What the task requires
When you print the records, keep every line identical to the original.

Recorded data
BEGIN
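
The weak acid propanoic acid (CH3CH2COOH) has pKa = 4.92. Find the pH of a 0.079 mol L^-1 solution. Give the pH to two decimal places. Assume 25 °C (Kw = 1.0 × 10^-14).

CH3CH2COOH ⇌ CH3CH2COO- + H+
Ka = 10^(−4.92) = 1.20 × 10^-5
From the ICE table, Ka = x²/(0.079 − x) = 1.20 × 10^-5.
Assume x ≪ 0.079: x ≈ √(1.20 × 10^-5 × 0.079) = 9.74 × 10^-4 M
pH = −log[H+] = −log(9.74 × 10^-4) = 3.01

pH = 3.01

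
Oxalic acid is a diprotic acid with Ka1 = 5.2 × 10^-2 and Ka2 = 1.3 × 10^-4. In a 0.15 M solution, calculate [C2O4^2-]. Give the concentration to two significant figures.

1.3 × 10^-4 M

First ionization gives [H+] ≈ [HC2O4-] = 6.61 × 10^-2 M.
Second step: Ka2 = [H+][C2O4^2-]/[HC2O4-] ≈ [C2O4^2-] (since [H+] ≈ [HC2O4-]).
So [C2O4^2-] ≈ Ka2.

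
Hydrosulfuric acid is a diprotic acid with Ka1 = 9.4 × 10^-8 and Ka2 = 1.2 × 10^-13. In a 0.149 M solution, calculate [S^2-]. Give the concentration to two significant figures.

1.2 × 10^-13 M

First ionization gives [H+] ≈ [HS-] = 1.18 × 10^-4 M.
Second step: Ka2 = [H+][S^2-]/[HS-] ≈ [S^2-] (since [H+] ≈ [HS-]).
So [S^2-] ≈ Ka2.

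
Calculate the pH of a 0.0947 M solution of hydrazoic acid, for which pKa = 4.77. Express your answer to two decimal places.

pH = 2.90

HN3 ⇌ N3- + H+
Ka = 10^(−4.77) = 1.70 × 10^-5
Ka = x²/(0.0947 − x) = 1.70 × 10^-5
Since Ka ≪ C₀, x ≈ √(Ka·C₀) = 1.27 × 10^-3 M.
pH = −log(1.27 × 10^-3) = 2.90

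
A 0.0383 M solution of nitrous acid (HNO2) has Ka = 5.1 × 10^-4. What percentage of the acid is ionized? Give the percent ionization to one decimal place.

10.9%

HNO2 ⇌ NO2- + H+; let x = [H+] at equilibrium.
Solve x² + 0.00051x − 1.95e-05 = 0 → x = 4.17 × 10^-3 M
% ionization = x/C₀ × 100% = 4.17 × 10^-3/0.0383 × 100% = 10.9%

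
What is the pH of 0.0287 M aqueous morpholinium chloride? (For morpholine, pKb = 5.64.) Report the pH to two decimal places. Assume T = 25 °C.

C4H8ONH2+ is the conjugate acid of the weak base C4H8ONH.
Kb = 10^(−5.64) = 2.29 × 10^-6
Ka = Kw/Kb = 1.0×10^-14 / 2.29 × 10^-6 = 4.37 × 10^-9
Let x = [H+] at equilibrium. Ka = x²/(0.0287 − x).
Since Ka ≪ C₀, x ≈ √(Ka·C₀) = 1.12 × 10^-5 M.
Check: 0.039% ionized — well under 5%, approximation valid.
pH = −log[H+] = −log(1.12 × 10^-5) = 4.95

pH = 4.95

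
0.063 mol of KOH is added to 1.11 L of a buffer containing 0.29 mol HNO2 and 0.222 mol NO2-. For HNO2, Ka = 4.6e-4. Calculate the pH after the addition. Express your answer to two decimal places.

pH = 3.44

OH- converts HNO2 to NO2-: HNO2 → 0.227 mol, NO2- → 0.285 mol.
pKa = −log(4.6 × 10^-4) = 3.337
Henderson–Hasselbalch with mole ratio 0.285/0.227: pH = 3.337 + (+0.099)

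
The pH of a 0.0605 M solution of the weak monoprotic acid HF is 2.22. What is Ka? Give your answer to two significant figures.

Ka = 6.7 × 10^-4

[H+] = 10^(-2.22) = 6.03 × 10^-3 M
At equilibrium [HA] = 0.0605 − 6.03 × 10^-3 = 5.45 × 10^-2 M
Ka = [H+][A-]/[HA] = (6.03 × 10^-3)² / 5.45 × 10^-2 = 6.7 × 10^-4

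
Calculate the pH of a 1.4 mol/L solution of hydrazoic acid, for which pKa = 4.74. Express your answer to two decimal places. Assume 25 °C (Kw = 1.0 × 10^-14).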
END
Worked solution
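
The weak acid propanoic acid (CH3CH2COOH) has pKa = 4.92. Find the pH of a 0.079 mol L^-1 solution. Give the pH to two decimal places. Assume 25 °C (Kw = 1.0 × 10^-14).

CH3CH2COOH ⇌ CH3CH2COO- + H+
Ka = 10^(−4.92) = 1.20 × 10^-5
From the ICE table, Ka = x²/(0.079 − x) = 1.20 × 10^-5.
Assume x ≪ 0.079: x ≈ √(1.20 × 10^-5 × 0.079) = 9.74 × 10^-4 M
pH = −log[H+] = −log(9.74 × 10^-4) = 3.01

pH = 3.01

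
Oxalic acid is a diprotic acid with Ka1 = 5.2 × 10^-2 and Ka2 = 1.3 × 10^-4. In a 0.15 M solution, calculate [C2O4^2-]. Give the concentration to two significant figures.

1.3 × 10^-4 M

First ionization gives [H+] ≈ [HC2O4-] = 6.61 × 10^-2 M.
Second step: Ka2 = [H+][C2O4^2-]/[HC2O4-] ≈ [C2O4^2-] (since [H+] ≈ [HC2O4-]).
So [C2O4^2-] ≈ Ka2.

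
Hydrosulfuric acid is a diprotic acid with Ka1 = 9.4 × 10^-8 and Ka2 = 1.2 × 10^-13. In a 0.149 M solution, calculate [S^2-]. Give the concentration to two significant figures.

1.2 × 10^-13 M

First ionization gives [H+] ≈ [HS-] = 1.18 × 10^-4 M.
Second step: Ka2 = [H+][S^2-]/[HS-] ≈ [S^2-] (since [H+] ≈ [HS-]).
So [S^2-] ≈ Ka2.

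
Calculate the pH of a 0.0947 M solution of hydrazoic acid, for which pKa = 4.77. Express your answer to two decimal places.

pH = 2.90

HN3 ⇌ N3- + H+
Ka = 10^(−4.77) = 1.70 × 10^-5
Ka = x²/(0.0947 − x) = 1.70 × 10^-5
Since Ka ≪ C₀, x ≈ √(Ka·C₀) = 1.27 × 10^-3 M.
pH = −log(1.27 × 10^-3) = 2.90

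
A 0.0383 M solution of nitrous acid (HNO2) has Ka = 5.1 × 10^-4. What percentage of the acid is ionized? Give the percent ionization to one decimal place.

10.9%

HNO2 ⇌ NO2- + H+; let x = [H+] at equilibrium.
Solve x² + 0.00051x − 1.95e-05 = 0 → x = 4.17 × 10^-3 M
% ionization = x/C₀ × 100% = 4.17 × 10^-3/0.0383 × 100% = 10.9%

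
What is the pH of 0.0287 M aqueous morpholinium chloride? (For morpholine, pKb = 5.64.) Report the pH to two decimal places. Assume T = 25 °C.

C4H8ONH2+ is the conjugate acid of the weak base C4H8ONH.
Kb = 10^(−5.64) = 2.29 × 10^-6
Ka = Kw/Kb = 1.0×10^-14 / 2.29 × 10^-6 = 4.37 × 10^-9
Let x = [H+] at equilibrium. Ka = x²/(0.0287 − x).
Since Ka ≪ C₀, x ≈ √(Ka·C₀) = 1.12 × 10^-5 M.
Check: 0.039% ionized — well under 5%, approximation valid.
pH = −log[H+] = −log(1.12 × 10^-5) = 4.95

pH = 4.95

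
0.063 mol of KOH is added to 1.11 L of a buffer containing 0.29 mol HNO2 and 0.222 mol NO2-. For HNO2, Ka = 4.6e-4. Calculate the pH after the addition. Express your answer to two decimal places.

pH = 3.44

OH- converts HNO2 to NO2-: HNO2 → 0.227 mol, NO2- → 0.285 mol.
pKa = −log(4.6 × 10^-4) = 3.337
Henderson–Hasselbalch with mole ratio 0.285/0.227: pH = 3.337 + (+0.099)

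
The pH of a 0.0605 M solution of the weak monoprotic acid HF is 2.22. What is Ka? Give your answer to two significant figures.

Ka = 6.7 × 10^-4

[H+] = 10^(-2.22) = 6.03 × 10^-3 M
At equilibrium [HA] = 0.0605 − 6.03 × 10^-3 = 5.45 × 10^-2 M
Ka = [H+][A-]/[HA] = (6.03 × 10^-3)² / 5.45 × 10^-2 = 6.7 × 10^-4

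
Calculate the pH of a 1.4 mol/L solution of hydrazoic acid, for which pKa = 4.74. Express your answer to two decimal places. Assume 25 °C (Kw = 1.0 × 10^-14).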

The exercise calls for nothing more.